** Opening Data for analysis block **
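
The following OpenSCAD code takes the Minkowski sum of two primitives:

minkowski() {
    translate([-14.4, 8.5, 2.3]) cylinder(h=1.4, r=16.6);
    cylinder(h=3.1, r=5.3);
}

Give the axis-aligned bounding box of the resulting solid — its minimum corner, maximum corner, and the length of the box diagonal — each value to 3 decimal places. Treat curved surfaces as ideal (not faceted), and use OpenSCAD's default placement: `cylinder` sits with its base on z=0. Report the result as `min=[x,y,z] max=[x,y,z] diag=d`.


min=[-36.300,-13.400,2.300] max=[7.500,30.400,6.800] diag=62.106

A = translate([-14.4, 8.5, 2.3]) cylinder(h=1.4, r=16.6) → bbox [-31,-8.1,2.3] .. [2.2,25.1,3.7]
B = cylinder(h=3.1, r=5.3) → bbox [-5.3,-5.3,0] .. [5.3,5.3,3.1]
lo = A.lo+B.lo = [-31-5.3, -8.1-5.3, 2.3+0] = [-36.300,-13.400,2.300]
hi = A.hi+B.hi = [2.2+5.3, 25.1+5.3, 3.7+3.1] = [7.500,30.400,6.800]
diag = √(43.8²+43.8²+4.5²) = √3857.13 = 62.106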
** Closing Data for analysis block **
> _Aim of the exercise_: With no additions or omissions, transcribe every record.

> _Result of this task_:
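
The following OpenSCAD code takes the Minkowski sum of two primitives:

minkowski() {
    translate([-14.4, 8.5, 2.3]) cylinder(h=1.4, r=16.6);
    cylinder(h=3.1, r=5.3);
}

Give the axis-aligned bounding box of the resulting solid — its minimum corner, maximum corner, and the length of the box diagonal — each value to 3 decimal places. Treat curved surfaces as ideal (not faceted), and use OpenSCAD's default placement: `cylinder` sits with its base on z=0. Report the result as `min=[x,y,z] max=[x,y,z] diag=d`.


min=[-36.300,-13.400,2.300] max=[7.500,30.400,6.800] diag=62.106

A = translate([-14.4, 8.5, 2.3]) cylinder(h=1.4, r=16.6) → bbox [-31,-8.1,2.3] .. [2.2,25.1,3.7]
B = cylinder(h=3.1, r=5.3) → bbox [-5.3,-5.3,0] .. [5.3,5.3,3.1]
lo = A.lo+B.lo = [-31-5.3, -8.1-5.3, 2.3+0] = [-36.300,-13.400,2.300]
hi = A.hi+B.hi = [2.2+5.3, 25.1+5.3, 3.7+3.1] = [7.500,30.400,6.800]
diag = √(43.8²+43.8²+4.5²) = √3857.13 = 62.106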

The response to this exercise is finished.